**What the task requires**
Set down the records that follow in full and without changes.

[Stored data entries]
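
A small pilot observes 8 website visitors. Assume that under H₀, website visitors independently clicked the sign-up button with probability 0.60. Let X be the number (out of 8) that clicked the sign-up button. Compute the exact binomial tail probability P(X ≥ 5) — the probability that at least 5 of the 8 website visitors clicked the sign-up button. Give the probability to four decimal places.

P = 0.5941

X ~ Binomial(n=8, p=0.60).
P(X ≥ 5) = C(8,5)·0.60^5·0.40^3 + C(8,6)·0.60^6·0.40^2 + C(8,7)·0.60^7·0.40^1 + C(8,8)·0.60^8·0.40^0.
= 0.278692 + 0.209019 + 0.089580 + 0.016796 = 0.5941.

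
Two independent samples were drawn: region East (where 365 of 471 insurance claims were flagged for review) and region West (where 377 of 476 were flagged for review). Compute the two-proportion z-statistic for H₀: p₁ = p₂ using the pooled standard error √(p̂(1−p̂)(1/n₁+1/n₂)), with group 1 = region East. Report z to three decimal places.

p̂₁ = 365/471 = 0.77495, p̂₂ = 377/476 = 0.79202.
Pooled p̂ = (365+377)/(471+476) = 742/947 = 0.78353.
SE = √[p̂(1−p̂)(1/n₁+1/n₂)] = √[0.78353·0.21647·(1/471+1/476)] ≈ 0.026766.
z = -0.01707/0.026766 = -0.638.

z = -0.638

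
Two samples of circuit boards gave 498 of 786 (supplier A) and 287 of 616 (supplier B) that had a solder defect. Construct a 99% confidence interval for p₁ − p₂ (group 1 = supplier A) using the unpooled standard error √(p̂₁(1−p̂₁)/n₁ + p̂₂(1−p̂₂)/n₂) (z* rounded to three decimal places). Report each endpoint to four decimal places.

p̂₁ = 0.63359, p̂₂ = 0.46591, so the observed difference is 0.16768.
Unpooled SE = √(p̂₁(1−p̂₁)/n₁ + p̂₂(1−p̂₂)/n₂) = √(0.000295362 + 0.000403957) = 0.026445.
For 99% confidence, z* = 2.576. Margin = 2.576·0.026445 = 0.06812.
So the interval runs from 0.0996 to 0.2358.

(0.0996, 0.2358)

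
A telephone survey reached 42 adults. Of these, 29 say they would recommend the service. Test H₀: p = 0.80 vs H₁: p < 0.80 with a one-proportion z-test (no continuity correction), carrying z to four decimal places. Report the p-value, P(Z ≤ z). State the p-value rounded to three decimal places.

With x = 29 successes in n = 42, p̂ = 0.69048.
Null standard error: √(0.80·0.20/42) = √0.003809524 = 0.061721.
z = (p̂ − p₀)/SE = (29/42 − 0.80)/0.061721 ≈ -1.7745.
From the standard normal, P(Z ≤ z) = 0.038.

p-value = 0.038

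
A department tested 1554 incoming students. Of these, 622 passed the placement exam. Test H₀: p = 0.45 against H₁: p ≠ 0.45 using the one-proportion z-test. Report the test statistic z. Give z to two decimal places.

The sample proportion is 622/1554 = 0.40026.
SE₀ = √(0.45·0.55/1554) = 0.012620.
z = (p̂ − p₀)/SE = (0.40026 − 0.45)/0.012620 = -3.94.

z = -3.94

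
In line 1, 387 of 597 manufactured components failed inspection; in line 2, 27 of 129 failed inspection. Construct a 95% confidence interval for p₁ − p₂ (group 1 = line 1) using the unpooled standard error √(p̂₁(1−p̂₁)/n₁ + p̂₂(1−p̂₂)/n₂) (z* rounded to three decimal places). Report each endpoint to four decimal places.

p̂₁ = 387/597 = 0.64824, p̂₂ = 27/129 = 0.20930; p̂₁ − p̂₂ = 0.43894.
SE = √(0.000381951 + 0.001282906) = √0.001664857 = 0.040803.
z* = 1.960 at the 95% level. Margin of error = 0.07997.
So the interval runs from 0.3590 to 0.5189.

(0.3590, 0.5189)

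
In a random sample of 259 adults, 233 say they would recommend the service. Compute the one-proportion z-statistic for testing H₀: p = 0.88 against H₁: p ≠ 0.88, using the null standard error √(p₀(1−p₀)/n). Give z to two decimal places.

z = 0.97

With x = 233 successes in n = 259, p̂ = 0.89961.
SE₀ = √(0.88·0.12/259) = 0.020192.
z = (p̂ − p₀)/SE = (0.89961 − 0.88)/0.020192 = 0.97.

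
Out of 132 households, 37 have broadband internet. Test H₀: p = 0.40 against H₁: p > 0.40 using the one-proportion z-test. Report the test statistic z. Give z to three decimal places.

p̂ = 37/132 = 0.28030.
SE₀ = √(0.40·0.60/132) = 0.042640.
Test statistic: z = -0.11970/0.042640 = -2.807.

z = -2.807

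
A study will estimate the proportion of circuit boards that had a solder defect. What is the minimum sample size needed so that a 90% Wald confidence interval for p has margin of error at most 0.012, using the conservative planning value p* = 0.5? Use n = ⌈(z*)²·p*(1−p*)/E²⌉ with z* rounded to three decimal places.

n = 4698

For 90% confidence, z* = 1.645.
p*(1−p*) = 0.50·0.50 = 0.2500.
Required n before rounding: 2.706025 × 0.2500 / 0.012² = 4697.960.
Rounding up, n = 4698.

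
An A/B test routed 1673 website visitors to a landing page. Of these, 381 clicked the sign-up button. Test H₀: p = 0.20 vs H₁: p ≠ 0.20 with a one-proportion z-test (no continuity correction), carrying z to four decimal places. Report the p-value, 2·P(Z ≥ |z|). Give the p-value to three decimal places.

With x = 381 successes in n = 1673, p̂ = 0.22773.
Null standard error: √(0.20·0.80/1673) = √0.000095637 = 0.009779.
z = (p̂ − p₀)/SE = (381/1673 − 0.20)/0.009779 ≈ 2.8360.
From the standard normal, 2·P(Z ≥ |z|) = 0.005.

p-value = 0.005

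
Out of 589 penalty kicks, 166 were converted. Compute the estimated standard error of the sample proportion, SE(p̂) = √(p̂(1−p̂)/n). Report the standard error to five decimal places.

With x = 166 successes in n = 589, p̂ = 0.28183.
p̂(1−p̂) = 0.202402.
Dividing by n and taking the root: √0.000343637 = 0.01854.

SE = 0.01854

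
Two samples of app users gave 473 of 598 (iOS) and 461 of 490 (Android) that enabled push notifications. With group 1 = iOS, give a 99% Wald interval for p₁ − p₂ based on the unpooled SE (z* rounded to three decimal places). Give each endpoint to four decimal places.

(-0.2007, -0.0990)

p̂₁ = 473/598 = 0.79097, p̂₂ = 461/490 = 0.94082; p̂₁ − p̂₂ = -0.14985.
SE = √(0.000276482 + 0.000113635) = √0.000390117 = 0.019751.
z* = 2.576 at the 99% level. Margin of error = 0.05088.
So the interval runs from -0.2007 to -0.0990.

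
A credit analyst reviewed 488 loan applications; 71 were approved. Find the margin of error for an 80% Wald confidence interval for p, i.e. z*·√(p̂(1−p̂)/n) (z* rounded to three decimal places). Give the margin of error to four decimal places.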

**Task output**
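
A small pilot observes 8 website visitors. Assume that under H₀, website visitors independently clicked the sign-up button with probability 0.60. Let X be the number (out of 8) that clicked the sign-up button. Compute the exact binomial tail probability P(X ≥ 5) — the probability that at least 5 of the 8 website visitors clicked the sign-up button. Give the probability to four decimal places.

P = 0.5941

X ~ Binomial(n=8, p=0.60).
P(X ≥ 5) = C(8,5)·0.60^5·0.40^3 + C(8,6)·0.60^6·0.40^2 + C(8,7)·0.60^7·0.40^1 + C(8,8)·0.60^8·0.40^0.
= 0.278692 + 0.209019 + 0.089580 + 0.016796 = 0.5941.

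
Two independent samples were drawn: region East (where 365 of 471 insurance claims were flagged for review) and region West (where 377 of 476 were flagged for review). Compute the two-proportion z-statistic for H₀: p₁ = p₂ using the pooled standard error √(p̂(1−p̂)(1/n₁+1/n₂)), with group 1 = region East. Report z to three decimal places.

p̂₁ = 365/471 = 0.77495, p̂₂ = 377/476 = 0.79202.
Pooled p̂ = (365+377)/(471+476) = 742/947 = 0.78353.
SE = √[p̂(1−p̂)(1/n₁+1/n₂)] = √[0.78353·0.21647·(1/471+1/476)] ≈ 0.026766.
z = -0.01707/0.026766 = -0.638.

z = -0.638

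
Two samples of circuit boards gave 498 of 786 (supplier A) and 287 of 616 (supplier B) that had a solder defect. Construct a 99% confidence interval for p₁ − p₂ (group 1 = supplier A) using the unpooled standard error √(p̂₁(1−p̂₁)/n₁ + p̂₂(1−p̂₂)/n₂) (z* rounded to three decimal places). Report each endpoint to four decimal places.

p̂₁ = 0.63359, p̂₂ = 0.46591, so the observed difference is 0.16768.
Unpooled SE = √(p̂₁(1−p̂₁)/n₁ + p̂₂(1−p̂₂)/n₂) = √(0.000295362 + 0.000403957) = 0.026445.
For 99% confidence, z* = 2.576. Margin = 2.576·0.026445 = 0.06812.
So the interval runs from 0.0996 to 0.2358.

(0.0996, 0.2358)

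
A telephone survey reached 42 adults. Of these, 29 say they would recommend the service. Test H₀: p = 0.80 vs H₁: p < 0.80 with a one-proportion z-test (no continuity correction), carrying z to four decimal places. Report the p-value, P(Z ≤ z). State the p-value rounded to three decimal places.

With x = 29 successes in n = 42, p̂ = 0.69048.
Null standard error: √(0.80·0.20/42) = √0.003809524 = 0.061721.
z = (p̂ − p₀)/SE = (29/42 − 0.80)/0.061721 ≈ -1.7745.
From the standard normal, P(Z ≤ z) = 0.038.

p-value = 0.038

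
A department tested 1554 incoming students. Of these, 622 passed the placement exam. Test H₀: p = 0.45 against H₁: p ≠ 0.45 using the one-proportion z-test. Report the test statistic z. Give z to two decimal places.

The sample proportion is 622/1554 = 0.40026.
SE₀ = √(0.45·0.55/1554) = 0.012620.
z = (p̂ − p₀)/SE = (0.40026 − 0.45)/0.012620 = -3.94.

z = -3.94

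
In line 1, 387 of 597 manufactured components failed inspection; in line 2, 27 of 129 failed inspection. Construct a 95% confidence interval for p₁ − p₂ (group 1 = line 1) using the unpooled standard error √(p̂₁(1−p̂₁)/n₁ + p̂₂(1−p̂₂)/n₂) (z* rounded to three decimal places). Report each endpoint to four decimal places.

p̂₁ = 387/597 = 0.64824, p̂₂ = 27/129 = 0.20930; p̂₁ − p̂₂ = 0.43894.
SE = √(0.000381951 + 0.001282906) = √0.001664857 = 0.040803.
z* = 1.960 at the 95% level. Margin of error = 0.07997.
So the interval runs from 0.3590 to 0.5189.

(0.3590, 0.5189)

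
In a random sample of 259 adults, 233 say they would recommend the service. Compute the one-proportion z-statistic for testing H₀: p = 0.88 against H₁: p ≠ 0.88, using the null standard error √(p₀(1−p₀)/n). Give z to two decimal places.

z = 0.97

With x = 233 successes in n = 259, p̂ = 0.89961.
SE₀ = √(0.88·0.12/259) = 0.020192.
z = (p̂ − p₀)/SE = (0.89961 − 0.88)/0.020192 = 0.97.

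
Out of 132 households, 37 have broadband internet. Test H₀: p = 0.40 against H₁: p > 0.40 using the one-proportion z-test. Report the test statistic z. Give z to three decimal places.

p̂ = 37/132 = 0.28030.
SE₀ = √(0.40·0.60/132) = 0.042640.
Test statistic: z = -0.11970/0.042640 = -2.807.

z = -2.807

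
A study will estimate the proportion of circuit boards that had a solder defect. What is the minimum sample size needed so that a 90% Wald confidence interval for p has margin of error at most 0.012, using the conservative planning value p* = 0.5? Use n = ⌈(z*)²·p*(1−p*)/E²⌉ with z* rounded to three decimal places.

n = 4698

For 90% confidence, z* = 1.645.
p*(1−p*) = 0.50·0.50 = 0.2500.
Required n before rounding: 2.706025 × 0.2500 / 0.012² = 4697.960.
Rounding up, n = 4698.

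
An A/B test routed 1673 website visitors to a landing page. Of these, 381 clicked the sign-up button. Test H₀: p = 0.20 vs H₁: p ≠ 0.20 with a one-proportion z-test (no continuity correction), carrying z to four decimal places. Report the p-value, 2·P(Z ≥ |z|). Give the p-value to three decimal places.

With x = 381 successes in n = 1673, p̂ = 0.22773.
Null standard error: √(0.20·0.80/1673) = √0.000095637 = 0.009779.
z = (p̂ − p₀)/SE = (381/1673 − 0.20)/0.009779 ≈ 2.8360.
From the standard normal, 2·P(Z ≥ |z|) = 0.005.

p-value = 0.005

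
Out of 589 penalty kicks, 166 were converted. Compute the estimated standard error of the sample proportion, SE(p̂) = √(p̂(1−p̂)/n). Report the standard error to five decimal places.

With x = 166 successes in n = 589, p̂ = 0.28183.
p̂(1−p̂) = 0.202402.
Dividing by n and taking the root: √0.000343637 = 0.01854.

SE = 0.01854

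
Two samples of app users gave 473 of 598 (iOS) and 461 of 490 (Android) that enabled push notifications. With group 1 = iOS, give a 99% Wald interval for p₁ − p₂ based on the unpooled SE (z* rounded to three decimal places). Give each endpoint to four decimal places.

(-0.2007, -0.0990)

p̂₁ = 473/598 = 0.79097, p̂₂ = 461/490 = 0.94082; p̂₁ − p̂₂ = -0.14985.
SE = √(0.000276482 + 0.000113635) = √0.000390117 = 0.019751.
z* = 2.576 at the 99% level. Margin of error = 0.05088.
So the interval runs from -0.2007 to -0.0990.

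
A credit analyst reviewed 488 loan applications; 71 were approved. Find the margin of error for an 80% Wald confidence interval for p, i.e. z*·√(p̂(1−p̂)/n) (z* rounded to three decimal places). Give the margin of error to four decimal places.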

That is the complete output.